# [Source data]
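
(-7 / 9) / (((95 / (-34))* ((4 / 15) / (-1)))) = -119 / 114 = -1.04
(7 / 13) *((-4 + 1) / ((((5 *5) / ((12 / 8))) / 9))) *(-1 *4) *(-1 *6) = -6804 / 325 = -20.94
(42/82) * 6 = 126/41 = 3.07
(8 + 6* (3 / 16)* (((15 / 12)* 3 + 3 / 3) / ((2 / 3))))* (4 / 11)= 1025 / 176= 5.82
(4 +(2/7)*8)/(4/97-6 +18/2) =4268/2065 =2.07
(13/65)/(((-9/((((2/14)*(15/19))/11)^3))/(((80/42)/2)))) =-500/21919518929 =-0.00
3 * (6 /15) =6 /5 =1.20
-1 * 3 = -3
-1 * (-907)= 907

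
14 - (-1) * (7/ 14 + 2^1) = 33/ 2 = 16.50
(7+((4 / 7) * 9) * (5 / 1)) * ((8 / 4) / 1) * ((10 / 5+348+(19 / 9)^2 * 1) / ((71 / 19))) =6206.20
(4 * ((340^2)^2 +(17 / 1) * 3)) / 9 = 5939271133.78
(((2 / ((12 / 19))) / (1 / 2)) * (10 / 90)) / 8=19 / 216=0.09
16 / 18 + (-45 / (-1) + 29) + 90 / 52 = 17929 / 234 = 76.62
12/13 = 0.92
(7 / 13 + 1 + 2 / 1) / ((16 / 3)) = 69 / 104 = 0.66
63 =63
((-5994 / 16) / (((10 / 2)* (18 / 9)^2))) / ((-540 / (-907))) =-100677 / 3200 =-31.46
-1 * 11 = -11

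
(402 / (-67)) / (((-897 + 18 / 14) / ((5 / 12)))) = 7 / 2508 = 0.00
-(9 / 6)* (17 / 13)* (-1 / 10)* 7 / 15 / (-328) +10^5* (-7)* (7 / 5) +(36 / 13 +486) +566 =-417422246519 / 426400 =-978945.23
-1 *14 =-14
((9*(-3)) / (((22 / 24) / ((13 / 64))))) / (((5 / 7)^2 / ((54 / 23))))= -1393119 / 50600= -27.53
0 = 0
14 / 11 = 1.27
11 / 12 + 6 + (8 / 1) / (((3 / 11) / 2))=787 / 12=65.58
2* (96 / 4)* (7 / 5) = 336 / 5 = 67.20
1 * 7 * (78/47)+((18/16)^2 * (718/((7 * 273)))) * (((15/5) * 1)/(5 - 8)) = 10674093/958048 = 11.14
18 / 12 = 3 / 2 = 1.50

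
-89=-89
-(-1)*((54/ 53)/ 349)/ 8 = 27/ 73988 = 0.00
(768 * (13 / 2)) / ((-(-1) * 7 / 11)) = 54912 / 7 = 7844.57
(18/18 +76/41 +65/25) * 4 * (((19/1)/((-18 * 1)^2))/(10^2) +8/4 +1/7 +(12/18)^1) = 356269147/5811750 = 61.30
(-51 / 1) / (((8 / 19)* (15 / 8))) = -323 / 5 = -64.60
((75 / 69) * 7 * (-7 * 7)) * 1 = -372.83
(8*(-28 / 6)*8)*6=-1792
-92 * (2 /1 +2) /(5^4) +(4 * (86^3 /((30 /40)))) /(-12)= -1590143312 /5625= -282692.14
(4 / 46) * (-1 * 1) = -2 / 23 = -0.09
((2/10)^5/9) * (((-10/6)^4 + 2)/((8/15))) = 787/1215000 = 0.00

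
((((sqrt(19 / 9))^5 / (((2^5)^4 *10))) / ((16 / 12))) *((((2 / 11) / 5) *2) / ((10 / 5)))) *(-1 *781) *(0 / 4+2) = -25631 *sqrt(19) / 4246732800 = -0.00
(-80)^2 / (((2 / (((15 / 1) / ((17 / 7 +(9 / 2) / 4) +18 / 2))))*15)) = 179200 / 703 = 254.91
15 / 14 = 1.07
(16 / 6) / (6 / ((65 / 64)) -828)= -130 / 40077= -0.00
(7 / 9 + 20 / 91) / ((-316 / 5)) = -4085 / 258804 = -0.02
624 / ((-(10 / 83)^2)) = -1074684 / 25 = -42987.36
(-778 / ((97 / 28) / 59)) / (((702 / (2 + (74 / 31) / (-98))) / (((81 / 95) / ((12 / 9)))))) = -619883559 / 25995515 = -23.85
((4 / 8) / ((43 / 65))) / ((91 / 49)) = 0.41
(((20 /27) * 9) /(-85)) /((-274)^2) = -1 /957219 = -0.00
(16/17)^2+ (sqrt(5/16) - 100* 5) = -144244/289+ sqrt(5)/4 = -498.56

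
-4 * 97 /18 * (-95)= 18430 /9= 2047.78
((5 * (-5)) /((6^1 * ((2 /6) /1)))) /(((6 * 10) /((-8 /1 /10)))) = 1 /6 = 0.17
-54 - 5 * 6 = -84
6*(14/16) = 21/4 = 5.25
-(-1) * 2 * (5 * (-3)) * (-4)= 120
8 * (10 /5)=16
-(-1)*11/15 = 11/15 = 0.73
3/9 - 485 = -1454/3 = -484.67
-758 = -758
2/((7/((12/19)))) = 24/133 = 0.18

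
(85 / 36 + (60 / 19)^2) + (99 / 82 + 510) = 278961347 / 532836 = 523.54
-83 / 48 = -1.73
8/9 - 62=-550/9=-61.11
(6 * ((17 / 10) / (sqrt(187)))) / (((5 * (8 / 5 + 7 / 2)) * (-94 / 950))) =-190 * sqrt(187) / 8789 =-0.30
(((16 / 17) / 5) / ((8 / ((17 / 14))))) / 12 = 0.00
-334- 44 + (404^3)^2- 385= 4347986536860933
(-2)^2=4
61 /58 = 1.05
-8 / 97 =-0.08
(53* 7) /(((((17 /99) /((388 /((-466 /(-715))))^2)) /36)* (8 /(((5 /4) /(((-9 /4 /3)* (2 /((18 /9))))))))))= -5300122544466750 /922913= -5742819252.16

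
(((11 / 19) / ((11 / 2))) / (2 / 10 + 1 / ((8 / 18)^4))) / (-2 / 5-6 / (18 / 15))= -12800 / 16960293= -0.00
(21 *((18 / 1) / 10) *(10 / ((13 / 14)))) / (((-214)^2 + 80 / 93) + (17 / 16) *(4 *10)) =984312 / 110839573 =0.01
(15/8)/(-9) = -5/24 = -0.21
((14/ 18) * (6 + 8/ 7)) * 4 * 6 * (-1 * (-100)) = 40000/ 3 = 13333.33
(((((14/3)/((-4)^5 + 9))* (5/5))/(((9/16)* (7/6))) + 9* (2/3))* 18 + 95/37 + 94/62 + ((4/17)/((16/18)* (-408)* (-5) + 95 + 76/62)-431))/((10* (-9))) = 124594877018307/35147500296650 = 3.54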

# [Try it]
In the records above, locate the lines holding the word "sqrt". Copy each of them.

# [Your solution]
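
((((sqrt(19 / 9))^5 / (((2^5)^4 *10))) / ((16 / 12))) *((((2 / 11) / 5) *2) / ((10 / 5)))) *(-1 *781) *(0 / 4+2) = -25631 *sqrt(19) / 4246732800 = -0.00
(16/17)^2+ (sqrt(5/16) - 100* 5) = -144244/289+ sqrt(5)/4 = -498.56
(6 * ((17 / 10) / (sqrt(187)))) / (((5 * (8 / 5 + 7 / 2)) * (-94 / 950))) =-190 * sqrt(187) / 8789 =-0.30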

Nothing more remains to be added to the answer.